[SOURCE DATA — start]

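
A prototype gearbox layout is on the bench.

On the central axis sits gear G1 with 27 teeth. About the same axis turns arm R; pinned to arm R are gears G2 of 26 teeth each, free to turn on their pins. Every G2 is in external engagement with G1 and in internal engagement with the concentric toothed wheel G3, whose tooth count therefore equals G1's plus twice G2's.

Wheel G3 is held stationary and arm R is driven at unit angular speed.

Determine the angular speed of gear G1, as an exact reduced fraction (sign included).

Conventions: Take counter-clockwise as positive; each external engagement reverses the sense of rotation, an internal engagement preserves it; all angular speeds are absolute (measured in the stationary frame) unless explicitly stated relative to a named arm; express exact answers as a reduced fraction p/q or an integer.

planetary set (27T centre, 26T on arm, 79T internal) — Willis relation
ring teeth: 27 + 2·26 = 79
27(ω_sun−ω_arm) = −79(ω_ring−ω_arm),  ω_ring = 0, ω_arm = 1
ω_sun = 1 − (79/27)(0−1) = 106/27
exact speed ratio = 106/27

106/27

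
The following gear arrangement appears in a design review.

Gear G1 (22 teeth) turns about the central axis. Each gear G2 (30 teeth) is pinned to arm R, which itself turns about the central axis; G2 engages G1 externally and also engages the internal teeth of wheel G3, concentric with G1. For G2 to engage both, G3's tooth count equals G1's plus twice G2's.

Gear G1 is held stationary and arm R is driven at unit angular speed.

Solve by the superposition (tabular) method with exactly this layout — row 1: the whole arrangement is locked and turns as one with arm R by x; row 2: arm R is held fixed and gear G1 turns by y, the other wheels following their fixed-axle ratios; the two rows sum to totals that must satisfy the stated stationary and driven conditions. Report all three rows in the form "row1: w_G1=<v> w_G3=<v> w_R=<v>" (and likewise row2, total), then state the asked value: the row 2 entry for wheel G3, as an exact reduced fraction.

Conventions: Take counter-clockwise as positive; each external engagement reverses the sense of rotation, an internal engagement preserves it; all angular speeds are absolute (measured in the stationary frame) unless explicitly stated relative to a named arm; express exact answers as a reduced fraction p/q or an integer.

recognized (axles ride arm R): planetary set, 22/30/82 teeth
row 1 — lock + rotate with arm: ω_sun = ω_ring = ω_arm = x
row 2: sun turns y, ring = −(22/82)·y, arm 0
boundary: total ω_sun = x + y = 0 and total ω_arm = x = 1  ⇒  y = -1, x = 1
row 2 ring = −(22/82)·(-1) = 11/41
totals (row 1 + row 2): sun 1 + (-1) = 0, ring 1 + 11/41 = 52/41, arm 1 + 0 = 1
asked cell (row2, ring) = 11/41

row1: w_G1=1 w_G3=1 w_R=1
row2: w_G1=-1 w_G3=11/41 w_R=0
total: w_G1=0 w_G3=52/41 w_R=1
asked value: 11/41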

[SOURCE DATA — finish]

WORK INSTRUCTION →
Write out every entry again, keeping each line exactly the same.

SOLUTION BELOW →
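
A prototype gearbox layout is on the bench.

On the central axis sits gear G1 with 27 teeth. About the same axis turns arm R; pinned to arm R are gears G2 of 26 teeth each, free to turn on their pins. Every G2 is in external engagement with G1 and in internal engagement with the concentric toothed wheel G3, whose tooth count therefore equals G1's plus twice G2's.

Wheel G3 is held stationary and arm R is driven at unit angular speed.

Determine the angular speed of gear G1, as an exact reduced fraction (sign included).

Conventions: Take counter-clockwise as positive; each external engagement reverses the sense of rotation, an internal engagement preserves it; all angular speeds are absolute (measured in the stationary frame) unless explicitly stated relative to a named arm; express exact answers as a reduced fraction p/q or an integer.

planetary set (27T centre, 26T on arm, 79T internal) — Willis relation
ring teeth: 27 + 2·26 = 79
27(ω_sun−ω_arm) = −79(ω_ring−ω_arm),  ω_ring = 0, ω_arm = 1
ω_sun = 1 − (79/27)(0−1) = 106/27
exact speed ratio = 106/27

106/27

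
The following gear arrangement appears in a design review.

Gear G1 (22 teeth) turns about the central axis. Each gear G2 (30 teeth) is pinned to arm R, which itself turns about the central axis; G2 engages G1 externally and also engages the internal teeth of wheel G3, concentric with G1. For G2 to engage both, G3's tooth count equals G1's plus twice G2's.

Gear G1 is held stationary and arm R is driven at unit angular speed.

Solve by the superposition (tabular) method with exactly this layout — row 1: the whole arrangement is locked and turns as one with arm R by x; row 2: arm R is held fixed and gear G1 turns by y, the other wheels following their fixed-axle ratios; the two rows sum to totals that must satisfy the stated stationary and driven conditions. Report all three rows in the form "row1: w_G1=<v> w_G3=<v> w_R=<v>" (and likewise row2, total), then state the asked value: the row 2 entry for wheel G3, as an exact reduced fraction.

Conventions: Take counter-clockwise as positive; each external engagement reverses the sense of rotation, an internal engagement preserves it; all angular speeds are absolute (measured in the stationary frame) unless explicitly stated relative to a named arm; express exact answers as a reduced fraction p/q or an integer.

recognized (axles ride arm R): planetary set, 22/30/82 teeth
row 1 — lock + rotate with arm: ω_sun = ω_ring = ω_arm = x
row 2: sun turns y, ring = −(22/82)·y, arm 0
boundary: total ω_sun = x + y = 0 and total ω_arm = x = 1  ⇒  y = -1, x = 1
row 2 ring = −(22/82)·(-1) = 11/41
totals (row 1 + row 2): sun 1 + (-1) = 0, ring 1 + 11/41 = 52/41, arm 1 + 0 = 1
asked cell (row2, ring) = 11/41

row1: w_G1=1 w_G3=1 w_R=1
row2: w_G1=-1 w_G3=11/41 w_R=0
total: w_G1=0 w_G3=52/41 w_R=1
asked value: 11/41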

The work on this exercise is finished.